Your objective:
Show each line of the data below in which "detected" occurs.

Dataset entries
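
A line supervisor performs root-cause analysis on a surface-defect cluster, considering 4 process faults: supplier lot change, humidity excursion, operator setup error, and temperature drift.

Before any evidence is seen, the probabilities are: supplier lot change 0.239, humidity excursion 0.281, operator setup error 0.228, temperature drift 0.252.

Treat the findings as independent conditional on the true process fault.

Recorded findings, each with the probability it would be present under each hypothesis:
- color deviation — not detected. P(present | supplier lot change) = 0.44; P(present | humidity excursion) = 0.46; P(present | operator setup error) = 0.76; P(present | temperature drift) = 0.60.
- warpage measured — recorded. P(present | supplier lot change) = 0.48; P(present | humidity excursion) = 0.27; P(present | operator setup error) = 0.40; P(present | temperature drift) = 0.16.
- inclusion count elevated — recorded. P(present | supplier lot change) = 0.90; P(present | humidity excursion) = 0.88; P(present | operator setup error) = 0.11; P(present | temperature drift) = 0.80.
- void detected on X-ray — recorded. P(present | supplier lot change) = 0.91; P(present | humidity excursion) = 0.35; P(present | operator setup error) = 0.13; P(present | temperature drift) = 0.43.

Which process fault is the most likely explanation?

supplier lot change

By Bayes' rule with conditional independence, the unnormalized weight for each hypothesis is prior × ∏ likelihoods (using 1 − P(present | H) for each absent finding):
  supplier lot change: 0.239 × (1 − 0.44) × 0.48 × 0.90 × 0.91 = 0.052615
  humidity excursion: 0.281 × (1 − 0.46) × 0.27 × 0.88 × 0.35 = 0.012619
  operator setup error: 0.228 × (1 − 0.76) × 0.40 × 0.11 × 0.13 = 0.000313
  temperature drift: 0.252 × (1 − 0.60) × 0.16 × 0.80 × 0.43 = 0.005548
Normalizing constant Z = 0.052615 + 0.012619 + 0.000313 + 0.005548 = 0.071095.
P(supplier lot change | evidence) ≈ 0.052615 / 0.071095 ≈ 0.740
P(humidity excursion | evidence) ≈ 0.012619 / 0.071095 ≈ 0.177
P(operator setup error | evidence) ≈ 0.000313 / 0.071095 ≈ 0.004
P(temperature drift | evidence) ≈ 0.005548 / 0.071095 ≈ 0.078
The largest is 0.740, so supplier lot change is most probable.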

Exercise output:
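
- color deviation — not detected. P(present | supplier lot change) = 0.44; P(present | humidity excursion) = 0.46; P(present | operator setup error) = 0.76; P(present | temperature drift) = 0.60.
- void detected on X-ray — recorded. P(present | supplier lot change) = 0.91; P(present | humidity excursion) = 0.35; P(present | operator setup error) = 0.13; P(present | temperature drift) = 0.43.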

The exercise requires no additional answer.